Stored items:
┌──
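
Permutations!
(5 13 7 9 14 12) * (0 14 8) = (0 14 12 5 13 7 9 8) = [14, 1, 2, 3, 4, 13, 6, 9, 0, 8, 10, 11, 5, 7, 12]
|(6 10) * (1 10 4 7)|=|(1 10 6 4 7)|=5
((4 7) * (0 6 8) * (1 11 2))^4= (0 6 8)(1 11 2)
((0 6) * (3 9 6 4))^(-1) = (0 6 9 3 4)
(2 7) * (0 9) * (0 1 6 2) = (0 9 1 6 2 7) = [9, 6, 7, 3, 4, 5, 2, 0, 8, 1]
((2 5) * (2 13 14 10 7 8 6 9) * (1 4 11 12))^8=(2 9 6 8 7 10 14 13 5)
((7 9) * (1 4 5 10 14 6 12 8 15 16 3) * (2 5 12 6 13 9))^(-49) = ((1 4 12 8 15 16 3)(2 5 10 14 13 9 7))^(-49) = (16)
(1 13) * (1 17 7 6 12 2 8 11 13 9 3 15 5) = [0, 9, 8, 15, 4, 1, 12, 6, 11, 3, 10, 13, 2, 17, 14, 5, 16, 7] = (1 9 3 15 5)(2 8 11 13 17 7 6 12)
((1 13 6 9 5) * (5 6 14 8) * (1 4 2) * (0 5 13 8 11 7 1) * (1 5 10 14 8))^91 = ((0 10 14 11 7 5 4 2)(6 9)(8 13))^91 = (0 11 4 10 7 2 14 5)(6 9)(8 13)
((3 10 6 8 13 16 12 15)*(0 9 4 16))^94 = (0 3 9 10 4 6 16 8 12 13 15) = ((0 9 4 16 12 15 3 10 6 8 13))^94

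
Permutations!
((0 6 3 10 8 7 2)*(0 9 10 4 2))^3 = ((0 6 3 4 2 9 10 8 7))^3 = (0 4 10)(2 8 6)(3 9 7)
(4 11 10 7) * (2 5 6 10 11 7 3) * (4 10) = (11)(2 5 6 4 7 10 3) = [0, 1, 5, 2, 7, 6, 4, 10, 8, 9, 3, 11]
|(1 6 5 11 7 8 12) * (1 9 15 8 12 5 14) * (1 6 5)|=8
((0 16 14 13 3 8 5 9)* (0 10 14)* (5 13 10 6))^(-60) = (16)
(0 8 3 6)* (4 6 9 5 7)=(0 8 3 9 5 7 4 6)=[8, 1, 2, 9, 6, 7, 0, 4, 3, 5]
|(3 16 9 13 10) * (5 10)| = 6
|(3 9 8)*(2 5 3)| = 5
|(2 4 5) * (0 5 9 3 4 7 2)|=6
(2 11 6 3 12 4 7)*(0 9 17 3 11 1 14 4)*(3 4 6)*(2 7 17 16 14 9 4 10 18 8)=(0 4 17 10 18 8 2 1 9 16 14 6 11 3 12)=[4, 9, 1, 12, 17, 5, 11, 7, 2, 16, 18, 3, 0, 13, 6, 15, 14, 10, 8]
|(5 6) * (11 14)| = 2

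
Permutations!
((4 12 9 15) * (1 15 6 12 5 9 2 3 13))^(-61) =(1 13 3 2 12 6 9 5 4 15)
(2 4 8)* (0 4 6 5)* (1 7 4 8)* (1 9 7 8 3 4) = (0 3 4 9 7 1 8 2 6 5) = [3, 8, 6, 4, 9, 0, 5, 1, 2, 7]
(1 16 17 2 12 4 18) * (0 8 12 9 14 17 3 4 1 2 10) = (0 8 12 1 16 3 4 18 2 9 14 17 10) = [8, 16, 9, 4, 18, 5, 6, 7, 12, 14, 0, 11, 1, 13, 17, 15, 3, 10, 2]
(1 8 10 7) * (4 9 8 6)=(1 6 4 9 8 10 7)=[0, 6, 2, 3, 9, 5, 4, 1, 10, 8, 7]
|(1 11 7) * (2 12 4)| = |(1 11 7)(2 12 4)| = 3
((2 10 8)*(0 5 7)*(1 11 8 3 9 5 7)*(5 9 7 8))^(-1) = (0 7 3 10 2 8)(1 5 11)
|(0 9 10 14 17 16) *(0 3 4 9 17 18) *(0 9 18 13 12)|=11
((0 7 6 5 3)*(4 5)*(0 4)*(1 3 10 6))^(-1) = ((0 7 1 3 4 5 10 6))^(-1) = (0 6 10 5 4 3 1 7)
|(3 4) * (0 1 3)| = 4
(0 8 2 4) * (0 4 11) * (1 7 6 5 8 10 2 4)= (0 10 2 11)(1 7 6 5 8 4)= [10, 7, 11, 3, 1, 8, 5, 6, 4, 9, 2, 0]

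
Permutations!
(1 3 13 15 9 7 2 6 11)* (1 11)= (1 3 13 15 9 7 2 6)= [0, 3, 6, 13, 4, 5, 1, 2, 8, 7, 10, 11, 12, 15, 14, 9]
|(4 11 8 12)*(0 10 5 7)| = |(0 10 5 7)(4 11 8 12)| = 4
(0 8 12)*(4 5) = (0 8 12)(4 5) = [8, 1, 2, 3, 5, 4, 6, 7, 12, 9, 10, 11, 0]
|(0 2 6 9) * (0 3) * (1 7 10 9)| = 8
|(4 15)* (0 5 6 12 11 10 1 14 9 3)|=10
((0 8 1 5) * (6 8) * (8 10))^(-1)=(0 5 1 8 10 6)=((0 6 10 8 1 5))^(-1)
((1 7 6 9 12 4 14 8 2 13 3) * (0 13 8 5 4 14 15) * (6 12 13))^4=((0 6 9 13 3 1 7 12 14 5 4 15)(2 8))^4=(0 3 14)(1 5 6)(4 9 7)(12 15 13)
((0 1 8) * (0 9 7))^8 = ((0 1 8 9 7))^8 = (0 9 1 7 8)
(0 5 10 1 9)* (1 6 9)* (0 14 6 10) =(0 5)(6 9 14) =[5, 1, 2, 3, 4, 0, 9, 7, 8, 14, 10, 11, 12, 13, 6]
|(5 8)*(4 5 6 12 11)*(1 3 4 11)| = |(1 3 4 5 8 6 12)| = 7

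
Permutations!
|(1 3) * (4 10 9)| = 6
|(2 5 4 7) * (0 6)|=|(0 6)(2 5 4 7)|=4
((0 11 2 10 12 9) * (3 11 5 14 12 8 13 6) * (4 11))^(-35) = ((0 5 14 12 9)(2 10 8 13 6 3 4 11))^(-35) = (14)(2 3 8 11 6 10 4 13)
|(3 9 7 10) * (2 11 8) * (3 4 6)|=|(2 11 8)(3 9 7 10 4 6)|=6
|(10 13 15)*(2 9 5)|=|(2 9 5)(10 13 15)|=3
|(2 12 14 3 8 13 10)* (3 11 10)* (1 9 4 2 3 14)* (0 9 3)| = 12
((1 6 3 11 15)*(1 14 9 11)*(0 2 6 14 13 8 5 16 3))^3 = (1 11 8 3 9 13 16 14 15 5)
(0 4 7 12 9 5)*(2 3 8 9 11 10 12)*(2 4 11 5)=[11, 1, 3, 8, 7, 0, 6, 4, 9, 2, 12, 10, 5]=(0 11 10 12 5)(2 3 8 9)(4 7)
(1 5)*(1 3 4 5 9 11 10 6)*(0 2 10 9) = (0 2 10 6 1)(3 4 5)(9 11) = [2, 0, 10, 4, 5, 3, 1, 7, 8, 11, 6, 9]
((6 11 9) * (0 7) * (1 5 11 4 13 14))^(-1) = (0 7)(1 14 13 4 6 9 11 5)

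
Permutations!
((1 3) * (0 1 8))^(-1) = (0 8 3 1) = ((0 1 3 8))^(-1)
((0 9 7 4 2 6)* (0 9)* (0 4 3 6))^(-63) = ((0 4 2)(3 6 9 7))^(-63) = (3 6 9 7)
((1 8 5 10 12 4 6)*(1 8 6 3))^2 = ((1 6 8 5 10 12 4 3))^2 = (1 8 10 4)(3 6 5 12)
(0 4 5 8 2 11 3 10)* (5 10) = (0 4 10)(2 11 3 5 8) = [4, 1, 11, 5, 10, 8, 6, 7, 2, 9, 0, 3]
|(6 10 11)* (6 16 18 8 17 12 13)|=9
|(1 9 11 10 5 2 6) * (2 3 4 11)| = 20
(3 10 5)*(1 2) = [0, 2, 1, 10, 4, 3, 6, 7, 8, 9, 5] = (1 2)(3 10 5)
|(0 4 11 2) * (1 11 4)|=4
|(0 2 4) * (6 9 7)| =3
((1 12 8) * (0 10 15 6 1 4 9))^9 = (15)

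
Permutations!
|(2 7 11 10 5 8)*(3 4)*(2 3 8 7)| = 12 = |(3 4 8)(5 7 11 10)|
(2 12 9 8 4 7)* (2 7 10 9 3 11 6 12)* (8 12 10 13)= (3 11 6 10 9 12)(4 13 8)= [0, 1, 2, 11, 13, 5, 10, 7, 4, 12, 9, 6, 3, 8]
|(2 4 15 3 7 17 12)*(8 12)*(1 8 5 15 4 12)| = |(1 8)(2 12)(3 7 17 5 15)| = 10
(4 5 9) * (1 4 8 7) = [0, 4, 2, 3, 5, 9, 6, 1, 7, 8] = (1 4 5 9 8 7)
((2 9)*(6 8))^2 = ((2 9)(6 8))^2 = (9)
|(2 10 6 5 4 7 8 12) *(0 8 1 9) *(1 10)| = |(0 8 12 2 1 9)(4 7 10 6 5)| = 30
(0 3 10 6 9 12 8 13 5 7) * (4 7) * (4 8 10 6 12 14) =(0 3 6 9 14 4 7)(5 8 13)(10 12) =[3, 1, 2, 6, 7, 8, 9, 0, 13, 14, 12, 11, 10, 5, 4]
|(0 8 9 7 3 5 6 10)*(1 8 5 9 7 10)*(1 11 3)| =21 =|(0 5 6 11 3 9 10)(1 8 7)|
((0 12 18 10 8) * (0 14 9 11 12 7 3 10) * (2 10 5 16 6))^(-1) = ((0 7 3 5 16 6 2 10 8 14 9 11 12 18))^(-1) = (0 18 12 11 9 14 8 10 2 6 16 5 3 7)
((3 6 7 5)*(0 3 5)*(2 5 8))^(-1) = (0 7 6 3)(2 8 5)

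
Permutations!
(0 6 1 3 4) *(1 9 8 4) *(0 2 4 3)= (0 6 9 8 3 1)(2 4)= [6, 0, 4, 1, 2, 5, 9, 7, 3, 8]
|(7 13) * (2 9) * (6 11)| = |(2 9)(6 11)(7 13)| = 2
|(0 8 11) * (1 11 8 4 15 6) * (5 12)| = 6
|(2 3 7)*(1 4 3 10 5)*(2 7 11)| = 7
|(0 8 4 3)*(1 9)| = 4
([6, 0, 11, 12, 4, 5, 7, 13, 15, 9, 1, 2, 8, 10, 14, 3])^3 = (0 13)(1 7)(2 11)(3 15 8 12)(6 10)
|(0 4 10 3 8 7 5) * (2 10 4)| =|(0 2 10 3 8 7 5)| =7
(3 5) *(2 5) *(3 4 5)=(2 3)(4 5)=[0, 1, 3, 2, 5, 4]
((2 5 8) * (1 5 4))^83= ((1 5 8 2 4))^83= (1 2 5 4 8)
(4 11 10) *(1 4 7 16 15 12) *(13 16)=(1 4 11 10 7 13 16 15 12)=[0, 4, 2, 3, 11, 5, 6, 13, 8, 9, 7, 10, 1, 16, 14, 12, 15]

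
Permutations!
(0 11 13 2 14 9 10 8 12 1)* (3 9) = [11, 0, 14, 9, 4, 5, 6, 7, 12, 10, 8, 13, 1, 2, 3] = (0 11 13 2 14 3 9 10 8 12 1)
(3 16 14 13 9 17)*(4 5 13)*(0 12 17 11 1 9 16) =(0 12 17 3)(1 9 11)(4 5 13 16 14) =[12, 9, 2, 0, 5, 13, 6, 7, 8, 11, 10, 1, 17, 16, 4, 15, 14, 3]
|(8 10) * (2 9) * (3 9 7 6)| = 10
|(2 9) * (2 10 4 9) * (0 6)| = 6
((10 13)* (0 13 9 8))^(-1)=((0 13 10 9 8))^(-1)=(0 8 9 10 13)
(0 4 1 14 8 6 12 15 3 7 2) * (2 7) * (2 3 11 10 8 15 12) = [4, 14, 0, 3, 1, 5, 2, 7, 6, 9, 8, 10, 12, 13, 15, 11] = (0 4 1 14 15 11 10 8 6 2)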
└──
A word-for-word copy of the lines above from the one with "((1 8 5 10 12" through the one with "4 11)| = 20", inclusive, is the only output wanted.

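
((1 8 5 10 12 4 6)*(1 8 6 3))^2 = ((1 6 8 5 10 12 4 3))^2 = (1 8 10 4)(3 6 5 12)
(0 4 5 8 2 11 3 10)* (5 10) = (0 4 10)(2 11 3 5 8) = [4, 1, 11, 5, 10, 8, 6, 7, 2, 9, 0, 3]
|(6 10 11)* (6 16 18 8 17 12 13)|=9
|(1 9 11 10 5 2 6) * (2 3 4 11)| = 20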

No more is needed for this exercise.